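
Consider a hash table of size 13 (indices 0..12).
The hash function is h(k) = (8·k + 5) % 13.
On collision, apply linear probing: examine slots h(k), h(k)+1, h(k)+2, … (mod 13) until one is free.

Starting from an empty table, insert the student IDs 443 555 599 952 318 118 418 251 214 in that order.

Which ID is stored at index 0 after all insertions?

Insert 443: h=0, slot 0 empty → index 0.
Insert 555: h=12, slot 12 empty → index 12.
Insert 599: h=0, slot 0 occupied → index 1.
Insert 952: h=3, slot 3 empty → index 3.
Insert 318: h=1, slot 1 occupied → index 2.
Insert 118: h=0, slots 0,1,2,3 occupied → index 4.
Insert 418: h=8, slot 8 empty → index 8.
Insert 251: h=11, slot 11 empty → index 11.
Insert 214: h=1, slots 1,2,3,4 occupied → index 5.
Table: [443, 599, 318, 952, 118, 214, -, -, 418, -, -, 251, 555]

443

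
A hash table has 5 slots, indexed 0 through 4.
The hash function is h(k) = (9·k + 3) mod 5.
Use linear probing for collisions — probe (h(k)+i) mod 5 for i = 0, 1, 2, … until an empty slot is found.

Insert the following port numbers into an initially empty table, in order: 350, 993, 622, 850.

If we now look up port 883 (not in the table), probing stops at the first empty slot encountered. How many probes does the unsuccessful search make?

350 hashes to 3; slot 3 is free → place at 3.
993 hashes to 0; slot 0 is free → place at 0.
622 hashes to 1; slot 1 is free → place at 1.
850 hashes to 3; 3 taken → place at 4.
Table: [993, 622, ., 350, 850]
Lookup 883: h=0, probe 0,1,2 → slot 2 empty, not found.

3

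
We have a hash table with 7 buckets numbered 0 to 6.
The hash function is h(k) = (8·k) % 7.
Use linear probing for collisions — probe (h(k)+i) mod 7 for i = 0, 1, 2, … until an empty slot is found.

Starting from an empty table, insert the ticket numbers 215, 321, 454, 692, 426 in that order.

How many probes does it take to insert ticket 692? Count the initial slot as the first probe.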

● Your goal
Report every line of the data above that contains the string "Starting" by copying it in full.

● Answer to the problem
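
Starting from an empty table, insert the student IDs 443 555 599 952 318 118 418 251 214 in that order.
Starting from an empty table, insert the ticket numbers 215, 321, 454, 692, 426 in that order.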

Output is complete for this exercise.